■ Exercise requirements ■
Return every record exactly. Omit nothing.
Start of Input for this task
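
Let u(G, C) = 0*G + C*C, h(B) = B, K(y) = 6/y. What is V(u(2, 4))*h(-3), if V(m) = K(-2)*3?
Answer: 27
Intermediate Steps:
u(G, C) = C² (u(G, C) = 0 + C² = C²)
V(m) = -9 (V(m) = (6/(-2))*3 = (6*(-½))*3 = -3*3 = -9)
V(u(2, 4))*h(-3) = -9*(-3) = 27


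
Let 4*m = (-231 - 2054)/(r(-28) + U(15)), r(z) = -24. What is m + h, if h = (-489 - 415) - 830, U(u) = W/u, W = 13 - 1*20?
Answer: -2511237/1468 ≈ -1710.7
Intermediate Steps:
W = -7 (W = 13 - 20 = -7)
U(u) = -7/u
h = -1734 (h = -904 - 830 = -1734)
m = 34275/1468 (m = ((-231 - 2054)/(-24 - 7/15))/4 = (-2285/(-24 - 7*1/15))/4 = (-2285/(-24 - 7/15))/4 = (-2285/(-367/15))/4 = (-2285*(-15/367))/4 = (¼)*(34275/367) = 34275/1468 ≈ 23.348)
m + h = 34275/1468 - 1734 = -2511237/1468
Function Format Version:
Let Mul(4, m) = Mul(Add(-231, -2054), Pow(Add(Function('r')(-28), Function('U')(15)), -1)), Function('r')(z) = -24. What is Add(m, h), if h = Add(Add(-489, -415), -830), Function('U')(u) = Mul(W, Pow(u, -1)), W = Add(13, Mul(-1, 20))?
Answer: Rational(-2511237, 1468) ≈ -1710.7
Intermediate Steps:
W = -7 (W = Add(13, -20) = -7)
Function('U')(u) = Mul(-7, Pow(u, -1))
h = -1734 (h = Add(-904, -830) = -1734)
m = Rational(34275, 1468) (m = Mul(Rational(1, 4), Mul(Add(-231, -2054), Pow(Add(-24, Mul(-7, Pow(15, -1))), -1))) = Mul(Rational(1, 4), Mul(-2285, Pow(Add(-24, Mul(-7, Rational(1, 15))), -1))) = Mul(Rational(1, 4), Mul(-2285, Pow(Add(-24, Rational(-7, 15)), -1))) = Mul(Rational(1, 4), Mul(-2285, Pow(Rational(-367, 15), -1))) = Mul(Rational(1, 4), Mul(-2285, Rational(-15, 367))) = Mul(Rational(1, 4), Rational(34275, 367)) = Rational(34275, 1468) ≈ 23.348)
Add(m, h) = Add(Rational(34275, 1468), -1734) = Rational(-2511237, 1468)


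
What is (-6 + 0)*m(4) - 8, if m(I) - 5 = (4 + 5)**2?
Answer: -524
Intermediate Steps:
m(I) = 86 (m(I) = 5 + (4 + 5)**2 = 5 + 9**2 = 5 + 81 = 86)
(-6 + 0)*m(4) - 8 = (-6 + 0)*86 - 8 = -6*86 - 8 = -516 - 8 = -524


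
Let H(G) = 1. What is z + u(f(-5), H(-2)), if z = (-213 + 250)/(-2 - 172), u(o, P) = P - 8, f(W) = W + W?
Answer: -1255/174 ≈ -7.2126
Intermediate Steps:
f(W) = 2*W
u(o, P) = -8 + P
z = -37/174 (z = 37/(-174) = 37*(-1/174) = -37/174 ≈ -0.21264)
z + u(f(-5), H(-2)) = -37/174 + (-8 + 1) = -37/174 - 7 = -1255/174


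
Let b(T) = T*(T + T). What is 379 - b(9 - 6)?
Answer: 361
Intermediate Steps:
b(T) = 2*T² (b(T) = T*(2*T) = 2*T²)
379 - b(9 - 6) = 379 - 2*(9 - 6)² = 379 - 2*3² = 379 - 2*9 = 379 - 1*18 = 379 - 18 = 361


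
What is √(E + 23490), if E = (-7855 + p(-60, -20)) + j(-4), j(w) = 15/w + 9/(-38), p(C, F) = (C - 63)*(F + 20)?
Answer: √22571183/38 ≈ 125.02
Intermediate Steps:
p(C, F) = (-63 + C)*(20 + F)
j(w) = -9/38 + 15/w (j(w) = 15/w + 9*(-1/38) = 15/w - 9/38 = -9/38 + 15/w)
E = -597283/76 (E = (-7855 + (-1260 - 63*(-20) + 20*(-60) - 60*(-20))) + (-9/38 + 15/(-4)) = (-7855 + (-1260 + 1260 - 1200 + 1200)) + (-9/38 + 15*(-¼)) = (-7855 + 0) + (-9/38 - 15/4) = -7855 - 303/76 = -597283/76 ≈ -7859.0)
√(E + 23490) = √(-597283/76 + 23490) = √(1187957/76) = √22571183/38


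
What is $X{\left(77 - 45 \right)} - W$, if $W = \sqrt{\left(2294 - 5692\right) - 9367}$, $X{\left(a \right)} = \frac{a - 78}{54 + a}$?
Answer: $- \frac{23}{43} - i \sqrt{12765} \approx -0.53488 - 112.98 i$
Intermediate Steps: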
End of Input for this task
■ Exercise solution ■
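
Let u(G, C) = 0*G + C*C, h(B) = B, K(y) = 6/y. What is V(u(2, 4))*h(-3), if V(m) = K(-2)*3?
Answer: 27
Intermediate Steps:
u(G, C) = C² (u(G, C) = 0 + C² = C²)
V(m) = -9 (V(m) = (6/(-2))*3 = (6*(-½))*3 = -3*3 = -9)
V(u(2, 4))*h(-3) = -9*(-3) = 27


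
Let 4*m = (-231 - 2054)/(r(-28) + U(15)), r(z) = -24. What is m + h, if h = (-489 - 415) - 830, U(u) = W/u, W = 13 - 1*20?
Answer: -2511237/1468 ≈ -1710.7
Intermediate Steps:
W = -7 (W = 13 - 20 = -7)
U(u) = -7/u
h = -1734 (h = -904 - 830 = -1734)
m = 34275/1468 (m = ((-231 - 2054)/(-24 - 7/15))/4 = (-2285/(-24 - 7*1/15))/4 = (-2285/(-24 - 7/15))/4 = (-2285/(-367/15))/4 = (-2285*(-15/367))/4 = (¼)*(34275/367) = 34275/1468 ≈ 23.348)
m + h = 34275/1468 - 1734 = -2511237/1468
Function Format Version:
Let Mul(4, m) = Mul(Add(-231, -2054), Pow(Add(Function('r')(-28), Function('U')(15)), -1)), Function('r')(z) = -24. What is Add(m, h), if h = Add(Add(-489, -415), -830), Function('U')(u) = Mul(W, Pow(u, -1)), W = Add(13, Mul(-1, 20))?
Answer: Rational(-2511237, 1468) ≈ -1710.7
Intermediate Steps:
W = -7 (W = Add(13, -20) = -7)
Function('U')(u) = Mul(-7, Pow(u, -1))
h = -1734 (h = Add(-904, -830) = -1734)
m = Rational(34275, 1468) (m = Mul(Rational(1, 4), Mul(Add(-231, -2054), Pow(Add(-24, Mul(-7, Pow(15, -1))), -1))) = Mul(Rational(1, 4), Mul(-2285, Pow(Add(-24, Mul(-7, Rational(1, 15))), -1))) = Mul(Rational(1, 4), Mul(-2285, Pow(Add(-24, Rational(-7, 15)), -1))) = Mul(Rational(1, 4), Mul(-2285, Pow(Rational(-367, 15), -1))) = Mul(Rational(1, 4), Mul(-2285, Rational(-15, 367))) = Mul(Rational(1, 4), Rational(34275, 367)) = Rational(34275, 1468) ≈ 23.348)
Add(m, h) = Add(Rational(34275, 1468), -1734) = Rational(-2511237, 1468)


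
What is (-6 + 0)*m(4) - 8, if m(I) - 5 = (4 + 5)**2?
Answer: -524
Intermediate Steps:
m(I) = 86 (m(I) = 5 + (4 + 5)**2 = 5 + 9**2 = 5 + 81 = 86)
(-6 + 0)*m(4) - 8 = (-6 + 0)*86 - 8 = -6*86 - 8 = -516 - 8 = -524


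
Let H(G) = 1. What is z + u(f(-5), H(-2)), if z = (-213 + 250)/(-2 - 172), u(o, P) = P - 8, f(W) = W + W?
Answer: -1255/174 ≈ -7.2126
Intermediate Steps:
f(W) = 2*W
u(o, P) = -8 + P
z = -37/174 (z = 37/(-174) = 37*(-1/174) = -37/174 ≈ -0.21264)
z + u(f(-5), H(-2)) = -37/174 + (-8 + 1) = -37/174 - 7 = -1255/174


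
Let b(T) = T*(T + T). What is 379 - b(9 - 6)?
Answer: 361
Intermediate Steps:
b(T) = 2*T² (b(T) = T*(2*T) = 2*T²)
379 - b(9 - 6) = 379 - 2*(9 - 6)² = 379 - 2*3² = 379 - 2*9 = 379 - 1*18 = 379 - 18 = 361


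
What is √(E + 23490), if E = (-7855 + p(-60, -20)) + j(-4), j(w) = 15/w + 9/(-38), p(C, F) = (C - 63)*(F + 20)?
Answer: √22571183/38 ≈ 125.02
Intermediate Steps:
p(C, F) = (-63 + C)*(20 + F)
j(w) = -9/38 + 15/w (j(w) = 15/w + 9*(-1/38) = 15/w - 9/38 = -9/38 + 15/w)
E = -597283/76 (E = (-7855 + (-1260 - 63*(-20) + 20*(-60) - 60*(-20))) + (-9/38 + 15/(-4)) = (-7855 + (-1260 + 1260 - 1200 + 1200)) + (-9/38 + 15*(-¼)) = (-7855 + 0) + (-9/38 - 15/4) = -7855 - 303/76 = -597283/76 ≈ -7859.0)
√(E + 23490) = √(-597283/76 + 23490) = √(1187957/76) = √22571183/38


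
What is $X{\left(77 - 45 \right)} - W$, if $W = \sqrt{\left(2294 - 5692\right) - 9367}$, $X{\left(a \right)} = \frac{a - 78}{54 + a}$?
Answer: $- \frac{23}{43} - i \sqrt{12765} \approx -0.53488 - 112.98 i$
Intermediate Steps: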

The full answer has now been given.